→ **PROBLEM TO SOLVE**
From the entries that follow, gather each line holding the word "below".

→ **DATA FOR REVIEW**
┌──
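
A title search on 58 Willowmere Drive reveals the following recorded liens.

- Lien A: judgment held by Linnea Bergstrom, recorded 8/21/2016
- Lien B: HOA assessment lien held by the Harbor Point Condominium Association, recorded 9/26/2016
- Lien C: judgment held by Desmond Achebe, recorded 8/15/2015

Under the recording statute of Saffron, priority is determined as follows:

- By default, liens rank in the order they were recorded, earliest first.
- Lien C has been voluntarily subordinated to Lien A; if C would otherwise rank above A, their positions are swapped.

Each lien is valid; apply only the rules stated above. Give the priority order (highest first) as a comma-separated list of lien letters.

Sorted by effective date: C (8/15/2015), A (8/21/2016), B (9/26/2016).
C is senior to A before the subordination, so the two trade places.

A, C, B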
└──
┌──
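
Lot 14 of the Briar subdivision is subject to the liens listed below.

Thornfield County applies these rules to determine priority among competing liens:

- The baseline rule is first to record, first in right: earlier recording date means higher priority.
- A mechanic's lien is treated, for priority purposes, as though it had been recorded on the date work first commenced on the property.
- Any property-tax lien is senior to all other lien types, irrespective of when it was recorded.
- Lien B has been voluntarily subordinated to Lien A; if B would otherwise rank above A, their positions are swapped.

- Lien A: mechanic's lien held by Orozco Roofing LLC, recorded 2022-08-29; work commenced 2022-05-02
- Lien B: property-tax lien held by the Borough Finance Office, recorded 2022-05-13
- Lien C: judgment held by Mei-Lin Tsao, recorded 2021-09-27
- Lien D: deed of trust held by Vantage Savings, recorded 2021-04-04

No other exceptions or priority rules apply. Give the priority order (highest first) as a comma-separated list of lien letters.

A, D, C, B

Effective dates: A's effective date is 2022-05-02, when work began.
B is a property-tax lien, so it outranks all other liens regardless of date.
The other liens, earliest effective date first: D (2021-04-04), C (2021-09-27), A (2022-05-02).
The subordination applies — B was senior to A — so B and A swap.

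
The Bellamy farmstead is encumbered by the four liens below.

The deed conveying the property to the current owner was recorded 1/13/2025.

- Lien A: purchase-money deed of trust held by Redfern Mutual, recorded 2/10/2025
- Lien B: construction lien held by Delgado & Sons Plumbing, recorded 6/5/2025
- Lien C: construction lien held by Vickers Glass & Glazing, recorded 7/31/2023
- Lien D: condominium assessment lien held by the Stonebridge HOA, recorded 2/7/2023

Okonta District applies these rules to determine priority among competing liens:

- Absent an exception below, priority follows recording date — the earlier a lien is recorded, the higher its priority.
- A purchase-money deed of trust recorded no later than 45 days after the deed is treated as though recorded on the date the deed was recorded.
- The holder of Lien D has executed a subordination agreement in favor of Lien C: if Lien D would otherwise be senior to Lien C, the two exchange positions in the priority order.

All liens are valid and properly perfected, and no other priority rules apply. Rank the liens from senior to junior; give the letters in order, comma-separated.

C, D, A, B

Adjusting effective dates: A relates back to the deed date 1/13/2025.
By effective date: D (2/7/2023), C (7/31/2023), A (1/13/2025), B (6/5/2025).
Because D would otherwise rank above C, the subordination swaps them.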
└──
→ **ANSWER TO THIS PROBLEM**
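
Lot 14 of the Briar subdivision is subject to the liens listed below.
The Bellamy farmstead is encumbered by the four liens below.
- Absent an exception below, priority follows recording date — the earlier a lien is recorded, the higher its priority.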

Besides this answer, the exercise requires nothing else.